◆ Records for the exercise:
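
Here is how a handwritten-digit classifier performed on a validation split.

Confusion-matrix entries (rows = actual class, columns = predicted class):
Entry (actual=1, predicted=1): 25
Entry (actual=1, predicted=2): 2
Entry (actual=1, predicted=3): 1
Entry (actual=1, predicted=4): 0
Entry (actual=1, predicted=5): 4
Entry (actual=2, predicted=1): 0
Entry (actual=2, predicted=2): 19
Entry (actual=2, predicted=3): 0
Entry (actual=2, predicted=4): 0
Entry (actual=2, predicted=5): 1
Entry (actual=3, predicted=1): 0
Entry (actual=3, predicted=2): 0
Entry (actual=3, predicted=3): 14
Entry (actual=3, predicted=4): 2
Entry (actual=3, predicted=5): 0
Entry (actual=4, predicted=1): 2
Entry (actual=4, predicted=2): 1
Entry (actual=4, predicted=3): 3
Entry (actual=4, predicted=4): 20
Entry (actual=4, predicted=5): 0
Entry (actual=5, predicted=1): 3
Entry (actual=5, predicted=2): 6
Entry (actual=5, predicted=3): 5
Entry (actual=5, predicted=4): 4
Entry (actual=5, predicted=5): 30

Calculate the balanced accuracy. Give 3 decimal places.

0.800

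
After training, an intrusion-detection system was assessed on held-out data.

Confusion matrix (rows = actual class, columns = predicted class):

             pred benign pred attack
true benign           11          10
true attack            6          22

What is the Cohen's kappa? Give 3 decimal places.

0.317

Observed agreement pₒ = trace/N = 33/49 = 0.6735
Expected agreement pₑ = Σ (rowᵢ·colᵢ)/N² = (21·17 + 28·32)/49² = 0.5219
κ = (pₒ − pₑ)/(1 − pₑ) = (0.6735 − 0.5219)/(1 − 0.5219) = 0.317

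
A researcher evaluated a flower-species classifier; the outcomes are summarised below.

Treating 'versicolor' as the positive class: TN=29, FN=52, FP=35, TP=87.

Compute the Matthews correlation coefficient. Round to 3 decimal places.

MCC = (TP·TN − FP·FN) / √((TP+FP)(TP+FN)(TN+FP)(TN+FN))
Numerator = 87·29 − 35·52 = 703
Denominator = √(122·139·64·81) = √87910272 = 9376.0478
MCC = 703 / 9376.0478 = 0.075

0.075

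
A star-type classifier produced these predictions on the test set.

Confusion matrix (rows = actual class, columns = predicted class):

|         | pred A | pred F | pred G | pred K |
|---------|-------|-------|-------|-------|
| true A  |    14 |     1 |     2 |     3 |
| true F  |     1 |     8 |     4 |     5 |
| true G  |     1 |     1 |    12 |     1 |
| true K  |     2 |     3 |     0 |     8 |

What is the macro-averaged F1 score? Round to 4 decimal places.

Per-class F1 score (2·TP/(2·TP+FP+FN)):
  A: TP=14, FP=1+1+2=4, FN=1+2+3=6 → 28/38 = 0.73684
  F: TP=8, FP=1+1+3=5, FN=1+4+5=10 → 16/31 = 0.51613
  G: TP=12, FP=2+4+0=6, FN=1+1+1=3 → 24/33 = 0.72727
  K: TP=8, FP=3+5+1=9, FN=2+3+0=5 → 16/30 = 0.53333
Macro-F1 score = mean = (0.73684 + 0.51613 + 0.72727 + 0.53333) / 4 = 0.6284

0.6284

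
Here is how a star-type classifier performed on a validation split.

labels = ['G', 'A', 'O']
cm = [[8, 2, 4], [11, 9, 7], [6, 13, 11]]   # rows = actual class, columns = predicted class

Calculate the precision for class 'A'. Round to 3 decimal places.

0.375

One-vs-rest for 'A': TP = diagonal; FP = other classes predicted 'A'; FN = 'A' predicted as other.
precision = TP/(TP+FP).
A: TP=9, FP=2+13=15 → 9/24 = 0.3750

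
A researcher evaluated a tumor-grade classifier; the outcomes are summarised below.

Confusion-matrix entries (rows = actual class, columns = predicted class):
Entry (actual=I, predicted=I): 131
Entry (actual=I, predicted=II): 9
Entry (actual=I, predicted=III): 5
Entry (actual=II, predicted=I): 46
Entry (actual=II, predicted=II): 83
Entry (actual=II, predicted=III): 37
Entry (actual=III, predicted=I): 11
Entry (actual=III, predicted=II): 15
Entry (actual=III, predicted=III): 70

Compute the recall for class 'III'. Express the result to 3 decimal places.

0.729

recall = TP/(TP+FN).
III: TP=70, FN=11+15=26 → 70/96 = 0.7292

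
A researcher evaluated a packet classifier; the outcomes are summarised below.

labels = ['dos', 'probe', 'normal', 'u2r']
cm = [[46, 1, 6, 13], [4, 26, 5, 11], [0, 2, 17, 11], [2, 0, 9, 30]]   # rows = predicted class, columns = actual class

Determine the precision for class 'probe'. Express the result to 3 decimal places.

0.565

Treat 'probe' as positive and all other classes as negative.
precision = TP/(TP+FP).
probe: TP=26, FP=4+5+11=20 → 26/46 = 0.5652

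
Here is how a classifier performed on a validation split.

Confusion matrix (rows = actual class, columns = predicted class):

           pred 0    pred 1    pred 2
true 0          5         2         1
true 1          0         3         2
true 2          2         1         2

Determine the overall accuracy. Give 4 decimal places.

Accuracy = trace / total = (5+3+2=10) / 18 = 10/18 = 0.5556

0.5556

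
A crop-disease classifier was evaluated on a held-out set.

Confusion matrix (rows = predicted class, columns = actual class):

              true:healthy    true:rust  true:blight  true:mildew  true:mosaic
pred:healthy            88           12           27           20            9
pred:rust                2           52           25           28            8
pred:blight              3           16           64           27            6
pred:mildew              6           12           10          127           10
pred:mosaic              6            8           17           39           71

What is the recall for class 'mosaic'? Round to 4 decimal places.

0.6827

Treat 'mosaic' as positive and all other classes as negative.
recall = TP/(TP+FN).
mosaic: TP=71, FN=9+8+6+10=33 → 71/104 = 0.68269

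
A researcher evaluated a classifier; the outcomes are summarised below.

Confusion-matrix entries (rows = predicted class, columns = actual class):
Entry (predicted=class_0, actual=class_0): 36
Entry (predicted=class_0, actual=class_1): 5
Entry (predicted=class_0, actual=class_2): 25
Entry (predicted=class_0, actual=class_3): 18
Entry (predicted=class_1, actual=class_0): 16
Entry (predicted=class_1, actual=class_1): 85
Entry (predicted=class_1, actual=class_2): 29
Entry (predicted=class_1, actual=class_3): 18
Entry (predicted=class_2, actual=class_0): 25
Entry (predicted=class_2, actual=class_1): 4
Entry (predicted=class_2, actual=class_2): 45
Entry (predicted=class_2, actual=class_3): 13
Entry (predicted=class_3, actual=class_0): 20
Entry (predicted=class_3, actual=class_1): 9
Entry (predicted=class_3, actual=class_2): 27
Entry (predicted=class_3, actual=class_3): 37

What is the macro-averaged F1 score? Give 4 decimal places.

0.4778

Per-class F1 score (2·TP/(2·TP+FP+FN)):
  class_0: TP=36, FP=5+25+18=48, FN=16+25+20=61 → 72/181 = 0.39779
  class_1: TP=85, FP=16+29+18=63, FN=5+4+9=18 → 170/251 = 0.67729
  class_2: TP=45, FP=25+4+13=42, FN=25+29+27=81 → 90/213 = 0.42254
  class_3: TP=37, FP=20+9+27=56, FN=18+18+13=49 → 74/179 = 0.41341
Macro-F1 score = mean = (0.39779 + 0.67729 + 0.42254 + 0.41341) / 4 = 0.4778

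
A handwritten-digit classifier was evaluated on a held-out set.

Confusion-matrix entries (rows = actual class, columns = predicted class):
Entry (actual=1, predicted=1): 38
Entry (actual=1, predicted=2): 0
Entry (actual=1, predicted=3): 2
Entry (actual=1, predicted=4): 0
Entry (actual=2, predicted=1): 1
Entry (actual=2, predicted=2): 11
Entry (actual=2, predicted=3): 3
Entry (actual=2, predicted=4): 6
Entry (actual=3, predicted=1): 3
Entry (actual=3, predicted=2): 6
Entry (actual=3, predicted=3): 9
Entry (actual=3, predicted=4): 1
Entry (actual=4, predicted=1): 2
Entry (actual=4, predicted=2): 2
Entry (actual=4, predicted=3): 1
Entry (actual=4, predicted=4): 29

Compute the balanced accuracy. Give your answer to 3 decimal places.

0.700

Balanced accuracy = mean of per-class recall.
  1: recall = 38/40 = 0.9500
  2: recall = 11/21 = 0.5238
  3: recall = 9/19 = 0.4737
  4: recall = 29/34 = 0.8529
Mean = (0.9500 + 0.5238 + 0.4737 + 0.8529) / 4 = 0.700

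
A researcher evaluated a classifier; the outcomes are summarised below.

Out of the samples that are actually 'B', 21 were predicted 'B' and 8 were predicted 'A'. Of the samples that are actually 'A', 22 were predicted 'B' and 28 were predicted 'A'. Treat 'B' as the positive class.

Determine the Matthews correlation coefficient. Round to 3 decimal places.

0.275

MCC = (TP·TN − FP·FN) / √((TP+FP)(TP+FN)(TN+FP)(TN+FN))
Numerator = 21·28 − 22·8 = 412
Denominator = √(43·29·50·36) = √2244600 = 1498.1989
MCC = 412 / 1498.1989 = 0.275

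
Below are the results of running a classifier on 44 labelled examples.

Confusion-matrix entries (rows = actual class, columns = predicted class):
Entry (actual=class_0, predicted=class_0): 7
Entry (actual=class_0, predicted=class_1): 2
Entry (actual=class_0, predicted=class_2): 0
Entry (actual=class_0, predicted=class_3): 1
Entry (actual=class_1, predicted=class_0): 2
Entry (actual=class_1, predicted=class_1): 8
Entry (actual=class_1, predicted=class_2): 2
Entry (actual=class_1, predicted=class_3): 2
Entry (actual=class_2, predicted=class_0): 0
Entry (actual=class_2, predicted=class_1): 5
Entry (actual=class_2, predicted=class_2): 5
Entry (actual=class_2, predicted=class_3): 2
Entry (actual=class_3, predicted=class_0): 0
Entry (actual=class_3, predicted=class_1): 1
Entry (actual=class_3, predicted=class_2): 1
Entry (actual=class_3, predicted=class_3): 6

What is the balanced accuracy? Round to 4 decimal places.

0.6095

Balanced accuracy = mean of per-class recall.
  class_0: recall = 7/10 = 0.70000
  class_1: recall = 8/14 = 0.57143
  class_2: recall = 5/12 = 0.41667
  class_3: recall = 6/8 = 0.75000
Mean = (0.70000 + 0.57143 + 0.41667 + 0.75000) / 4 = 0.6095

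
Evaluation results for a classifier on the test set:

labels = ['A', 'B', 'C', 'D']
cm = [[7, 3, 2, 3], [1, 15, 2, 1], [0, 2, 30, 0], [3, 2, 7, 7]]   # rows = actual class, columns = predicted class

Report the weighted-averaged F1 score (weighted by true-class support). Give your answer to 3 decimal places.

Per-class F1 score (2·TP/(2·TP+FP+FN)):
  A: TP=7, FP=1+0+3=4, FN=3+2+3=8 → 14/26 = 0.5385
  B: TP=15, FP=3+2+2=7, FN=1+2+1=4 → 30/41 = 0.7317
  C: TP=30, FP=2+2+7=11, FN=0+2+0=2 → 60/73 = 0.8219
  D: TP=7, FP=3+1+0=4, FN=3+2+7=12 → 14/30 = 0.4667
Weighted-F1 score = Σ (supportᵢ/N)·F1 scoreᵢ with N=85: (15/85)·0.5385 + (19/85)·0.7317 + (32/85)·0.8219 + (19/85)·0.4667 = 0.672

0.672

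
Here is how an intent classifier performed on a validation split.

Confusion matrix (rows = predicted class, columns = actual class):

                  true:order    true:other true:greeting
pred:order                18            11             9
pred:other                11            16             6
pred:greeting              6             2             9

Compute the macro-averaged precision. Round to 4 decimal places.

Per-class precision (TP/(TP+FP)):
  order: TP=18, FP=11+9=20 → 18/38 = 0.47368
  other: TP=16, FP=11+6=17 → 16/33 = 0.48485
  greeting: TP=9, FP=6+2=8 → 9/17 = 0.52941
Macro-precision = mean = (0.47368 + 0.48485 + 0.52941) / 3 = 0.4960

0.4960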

◆ What you are asked to do:
Would you quote everything above from the line containing "Entry (actual=2, predicted=4): 6" down to the line containing "Entry (actual=4, predicted=3): 1"? Include both of those lines and nothing else.

◆ Answer to the problem:
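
Entry (actual=2, predicted=4): 6
Entry (actual=3, predicted=1): 3
Entry (actual=3, predicted=2): 6
Entry (actual=3, predicted=3): 9
Entry (actual=3, predicted=4): 1
Entry (actual=4, predicted=1): 2
Entry (actual=4, predicted=2): 2
Entry (actual=4, predicted=3): 1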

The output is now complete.